INPUT MATERIAL |

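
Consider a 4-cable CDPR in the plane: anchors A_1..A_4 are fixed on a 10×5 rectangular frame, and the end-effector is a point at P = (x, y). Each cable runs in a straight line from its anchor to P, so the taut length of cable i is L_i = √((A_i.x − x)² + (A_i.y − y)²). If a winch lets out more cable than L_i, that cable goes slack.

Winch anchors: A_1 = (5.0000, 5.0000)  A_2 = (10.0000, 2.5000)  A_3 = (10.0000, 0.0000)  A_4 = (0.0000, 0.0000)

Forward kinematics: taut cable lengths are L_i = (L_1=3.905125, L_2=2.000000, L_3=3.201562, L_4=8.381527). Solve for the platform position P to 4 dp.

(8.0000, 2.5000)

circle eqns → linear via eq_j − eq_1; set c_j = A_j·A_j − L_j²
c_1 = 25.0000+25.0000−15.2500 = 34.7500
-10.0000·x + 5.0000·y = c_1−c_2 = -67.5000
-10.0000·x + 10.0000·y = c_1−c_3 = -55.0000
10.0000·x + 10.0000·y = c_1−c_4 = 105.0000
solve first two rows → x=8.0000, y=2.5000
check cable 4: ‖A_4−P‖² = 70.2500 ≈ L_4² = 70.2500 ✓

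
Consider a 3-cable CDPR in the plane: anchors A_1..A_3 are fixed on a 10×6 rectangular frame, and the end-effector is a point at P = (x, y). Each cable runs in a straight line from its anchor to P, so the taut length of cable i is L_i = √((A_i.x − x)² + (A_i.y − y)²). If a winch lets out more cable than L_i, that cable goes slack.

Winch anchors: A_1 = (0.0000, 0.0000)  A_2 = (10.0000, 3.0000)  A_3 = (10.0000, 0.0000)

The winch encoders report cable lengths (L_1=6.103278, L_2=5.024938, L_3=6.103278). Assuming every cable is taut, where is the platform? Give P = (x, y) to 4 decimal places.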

ABOUT THIS EXERCISE | Copy every line above in which the string "straight" shows up.

OUTPUT FOR THIS TASK |
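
Consider a 4-cable CDPR in the plane: anchors A_1..A_4 are fixed on a 10×5 rectangular frame, and the end-effector is a point at P = (x, y). Each cable runs in a straight line from its anchor to P, so the taut length of cable i is L_i = √((A_i.x − x)² + (A_i.y − y)²). If a winch lets out more cable than L_i, that cable goes slack.
Consider a 3-cable CDPR in the plane: anchors A_1..A_3 are fixed on a 10×6 rectangular frame, and the end-effector is a point at P = (x, y). Each cable runs in a straight line from its anchor to P, so the taut length of cable i is L_i = √((A_i.x − x)² + (A_i.y − y)²). If a winch lets out more cable than L_i, that cable goes slack.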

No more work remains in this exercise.